(Data records)
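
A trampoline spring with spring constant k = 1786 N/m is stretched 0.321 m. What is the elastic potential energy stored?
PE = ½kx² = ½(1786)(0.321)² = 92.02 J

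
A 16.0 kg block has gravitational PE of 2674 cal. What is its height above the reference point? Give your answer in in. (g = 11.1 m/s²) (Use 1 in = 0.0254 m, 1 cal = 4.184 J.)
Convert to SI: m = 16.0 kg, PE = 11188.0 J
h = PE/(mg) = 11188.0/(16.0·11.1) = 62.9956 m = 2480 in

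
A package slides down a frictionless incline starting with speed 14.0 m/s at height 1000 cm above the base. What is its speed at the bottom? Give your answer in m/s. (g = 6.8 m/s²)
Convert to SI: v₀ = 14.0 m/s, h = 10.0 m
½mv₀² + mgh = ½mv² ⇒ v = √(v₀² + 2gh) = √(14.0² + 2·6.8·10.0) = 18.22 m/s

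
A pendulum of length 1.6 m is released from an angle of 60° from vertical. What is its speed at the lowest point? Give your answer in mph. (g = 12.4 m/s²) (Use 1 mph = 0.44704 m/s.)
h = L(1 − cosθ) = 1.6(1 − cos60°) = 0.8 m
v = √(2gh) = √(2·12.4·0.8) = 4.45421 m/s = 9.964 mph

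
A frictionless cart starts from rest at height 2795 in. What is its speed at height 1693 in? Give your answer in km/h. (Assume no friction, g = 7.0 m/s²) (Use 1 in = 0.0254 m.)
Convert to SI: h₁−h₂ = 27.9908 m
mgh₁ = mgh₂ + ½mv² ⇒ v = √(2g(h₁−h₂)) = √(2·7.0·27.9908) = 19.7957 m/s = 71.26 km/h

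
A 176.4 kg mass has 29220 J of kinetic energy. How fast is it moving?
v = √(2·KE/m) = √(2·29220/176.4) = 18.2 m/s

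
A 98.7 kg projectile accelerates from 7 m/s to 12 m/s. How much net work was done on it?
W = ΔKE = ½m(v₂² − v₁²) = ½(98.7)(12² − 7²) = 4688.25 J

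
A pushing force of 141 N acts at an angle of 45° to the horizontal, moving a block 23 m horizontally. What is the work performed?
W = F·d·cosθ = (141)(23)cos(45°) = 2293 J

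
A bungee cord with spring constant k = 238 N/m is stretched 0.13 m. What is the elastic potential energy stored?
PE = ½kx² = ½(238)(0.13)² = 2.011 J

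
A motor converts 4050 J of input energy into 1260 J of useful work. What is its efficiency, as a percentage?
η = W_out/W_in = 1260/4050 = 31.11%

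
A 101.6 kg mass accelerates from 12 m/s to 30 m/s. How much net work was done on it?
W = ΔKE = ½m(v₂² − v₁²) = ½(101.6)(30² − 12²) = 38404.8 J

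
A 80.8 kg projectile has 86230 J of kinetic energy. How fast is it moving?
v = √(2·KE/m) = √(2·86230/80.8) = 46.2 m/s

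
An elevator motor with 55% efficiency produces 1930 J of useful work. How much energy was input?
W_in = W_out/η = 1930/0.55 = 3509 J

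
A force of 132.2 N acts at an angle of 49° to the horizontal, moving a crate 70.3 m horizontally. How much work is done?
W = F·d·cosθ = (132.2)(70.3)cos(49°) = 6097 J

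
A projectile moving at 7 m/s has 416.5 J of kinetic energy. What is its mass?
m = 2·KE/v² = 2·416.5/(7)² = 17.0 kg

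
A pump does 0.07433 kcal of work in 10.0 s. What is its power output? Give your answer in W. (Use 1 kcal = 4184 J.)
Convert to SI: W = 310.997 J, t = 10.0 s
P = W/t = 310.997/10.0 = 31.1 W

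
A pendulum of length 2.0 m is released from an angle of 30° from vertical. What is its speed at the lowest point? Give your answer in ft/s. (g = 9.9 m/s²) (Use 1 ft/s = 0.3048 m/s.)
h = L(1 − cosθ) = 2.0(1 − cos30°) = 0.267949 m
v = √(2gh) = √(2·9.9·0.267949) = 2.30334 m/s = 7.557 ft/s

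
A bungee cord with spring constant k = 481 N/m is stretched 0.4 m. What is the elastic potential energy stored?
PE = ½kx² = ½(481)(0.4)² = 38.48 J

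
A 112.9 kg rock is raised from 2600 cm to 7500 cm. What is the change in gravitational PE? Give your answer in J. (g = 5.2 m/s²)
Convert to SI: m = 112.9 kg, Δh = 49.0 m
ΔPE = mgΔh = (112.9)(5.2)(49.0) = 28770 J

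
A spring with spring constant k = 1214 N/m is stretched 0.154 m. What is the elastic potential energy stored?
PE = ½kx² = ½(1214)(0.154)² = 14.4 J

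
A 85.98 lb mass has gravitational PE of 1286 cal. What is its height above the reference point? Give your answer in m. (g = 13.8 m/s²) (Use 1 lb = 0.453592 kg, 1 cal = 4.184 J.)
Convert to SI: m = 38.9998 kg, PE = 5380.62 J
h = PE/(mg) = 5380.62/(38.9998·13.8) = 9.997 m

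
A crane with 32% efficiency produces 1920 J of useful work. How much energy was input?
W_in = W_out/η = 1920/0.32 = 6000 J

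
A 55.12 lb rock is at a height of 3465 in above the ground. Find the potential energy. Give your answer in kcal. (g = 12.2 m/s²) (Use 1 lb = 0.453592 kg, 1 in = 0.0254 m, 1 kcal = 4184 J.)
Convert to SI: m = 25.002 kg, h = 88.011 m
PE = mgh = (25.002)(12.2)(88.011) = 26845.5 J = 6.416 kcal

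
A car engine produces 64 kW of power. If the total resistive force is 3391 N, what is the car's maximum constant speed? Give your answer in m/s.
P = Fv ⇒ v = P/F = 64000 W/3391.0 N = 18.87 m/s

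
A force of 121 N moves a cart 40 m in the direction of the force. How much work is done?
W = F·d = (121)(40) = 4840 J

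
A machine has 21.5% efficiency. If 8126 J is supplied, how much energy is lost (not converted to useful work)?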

» **Instructions to follow**: Retype the data exactly.

» **Exercise output**:
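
A trampoline spring with spring constant k = 1786 N/m is stretched 0.321 m. What is the elastic potential energy stored?
PE = ½kx² = ½(1786)(0.321)² = 92.02 J

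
A 16.0 kg block has gravitational PE of 2674 cal. What is its height above the reference point? Give your answer in in. (g = 11.1 m/s²) (Use 1 in = 0.0254 m, 1 cal = 4.184 J.)
Convert to SI: m = 16.0 kg, PE = 11188.0 J
h = PE/(mg) = 11188.0/(16.0·11.1) = 62.9956 m = 2480 in

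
A package slides down a frictionless incline starting with speed 14.0 m/s at height 1000 cm above the base. What is its speed at the bottom? Give your answer in m/s. (g = 6.8 m/s²)
Convert to SI: v₀ = 14.0 m/s, h = 10.0 m
½mv₀² + mgh = ½mv² ⇒ v = √(v₀² + 2gh) = √(14.0² + 2·6.8·10.0) = 18.22 m/s

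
A pendulum of length 1.6 m is released from an angle of 60° from vertical. What is its speed at the lowest point? Give your answer in mph. (g = 12.4 m/s²) (Use 1 mph = 0.44704 m/s.)
h = L(1 − cosθ) = 1.6(1 − cos60°) = 0.8 m
v = √(2gh) = √(2·12.4·0.8) = 4.45421 m/s = 9.964 mph

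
A frictionless cart starts from rest at height 2795 in. What is its speed at height 1693 in? Give your answer in km/h. (Assume no friction, g = 7.0 m/s²) (Use 1 in = 0.0254 m.)
Convert to SI: h₁−h₂ = 27.9908 m
mgh₁ = mgh₂ + ½mv² ⇒ v = √(2g(h₁−h₂)) = √(2·7.0·27.9908) = 19.7957 m/s = 71.26 km/h

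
A 176.4 kg mass has 29220 J of kinetic energy. How fast is it moving?
v = √(2·KE/m) = √(2·29220/176.4) = 18.2 m/s

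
A 98.7 kg projectile accelerates from 7 m/s to 12 m/s. How much net work was done on it?
W = ΔKE = ½m(v₂² − v₁²) = ½(98.7)(12² − 7²) = 4688.25 J

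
A pushing force of 141 N acts at an angle of 45° to the horizontal, moving a block 23 m horizontally. What is the work performed?
W = F·d·cosθ = (141)(23)cos(45°) = 2293 J

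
A bungee cord with spring constant k = 238 N/m is stretched 0.13 m. What is the elastic potential energy stored?
PE = ½kx² = ½(238)(0.13)² = 2.011 J

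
A motor converts 4050 J of input energy into 1260 J of useful work. What is its efficiency, as a percentage?
η = W_out/W_in = 1260/4050 = 31.11%

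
A 101.6 kg mass accelerates from 12 m/s to 30 m/s. How much net work was done on it?
W = ΔKE = ½m(v₂² − v₁²) = ½(101.6)(30² − 12²) = 38404.8 J

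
A 80.8 kg projectile has 86230 J of kinetic energy. How fast is it moving?
v = √(2·KE/m) = √(2·86230/80.8) = 46.2 m/s

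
An elevator motor with 55% efficiency produces 1930 J of useful work. How much energy was input?
W_in = W_out/η = 1930/0.55 = 3509 J

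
A force of 132.2 N acts at an angle of 49° to the horizontal, moving a crate 70.3 m horizontally. How much work is done?
W = F·d·cosθ = (132.2)(70.3)cos(49°) = 6097 J

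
A projectile moving at 7 m/s has 416.5 J of kinetic energy. What is its mass?
m = 2·KE/v² = 2·416.5/(7)² = 17.0 kg

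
A pump does 0.07433 kcal of work in 10.0 s. What is its power output? Give your answer in W. (Use 1 kcal = 4184 J.)
Convert to SI: W = 310.997 J, t = 10.0 s
P = W/t = 310.997/10.0 = 31.1 W

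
A pendulum of length 2.0 m is released from an angle of 30° from vertical. What is its speed at the lowest point? Give your answer in ft/s. (g = 9.9 m/s²) (Use 1 ft/s = 0.3048 m/s.)
h = L(1 − cosθ) = 2.0(1 − cos30°) = 0.267949 m
v = √(2gh) = √(2·9.9·0.267949) = 2.30334 m/s = 7.557 ft/s

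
A bungee cord with spring constant k = 481 N/m is stretched 0.4 m. What is the elastic potential energy stored?
PE = ½kx² = ½(481)(0.4)² = 38.48 J

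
A 112.9 kg rock is raised from 2600 cm to 7500 cm. What is the change in gravitational PE? Give your answer in J. (g = 5.2 m/s²)
Convert to SI: m = 112.9 kg, Δh = 49.0 m
ΔPE = mgΔh = (112.9)(5.2)(49.0) = 28770 J

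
A spring with spring constant k = 1214 N/m is stretched 0.154 m. What is the elastic potential energy stored?
PE = ½kx² = ½(1214)(0.154)² = 14.4 J

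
A 85.98 lb mass has gravitational PE of 1286 cal. What is its height above the reference point? Give your answer in m. (g = 13.8 m/s²) (Use 1 lb = 0.453592 kg, 1 cal = 4.184 J.)
Convert to SI: m = 38.9998 kg, PE = 5380.62 J
h = PE/(mg) = 5380.62/(38.9998·13.8) = 9.997 m

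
A crane with 32% efficiency produces 1920 J of useful work. How much energy was input?
W_in = W_out/η = 1920/0.32 = 6000 J

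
A 55.12 lb rock is at a height of 3465 in above the ground. Find the potential energy. Give your answer in kcal. (g = 12.2 m/s²) (Use 1 lb = 0.453592 kg, 1 in = 0.0254 m, 1 kcal = 4184 J.)
Convert to SI: m = 25.002 kg, h = 88.011 m
PE = mgh = (25.002)(12.2)(88.011) = 26845.5 J = 6.416 kcal

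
A car engine produces 64 kW of power. If the total resistive force is 3391 N, what is the car's maximum constant speed? Give your answer in m/s.
P = Fv ⇒ v = P/F = 64000 W/3391.0 N = 18.87 m/s

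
A force of 121 N moves a cart 40 m in the direction of the force. How much work is done?
W = F·d = (121)(40) = 4840 J

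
A machine has 21.5% efficiency. If 8126 J is supplied, how much energy is lost (not converted to useful work)?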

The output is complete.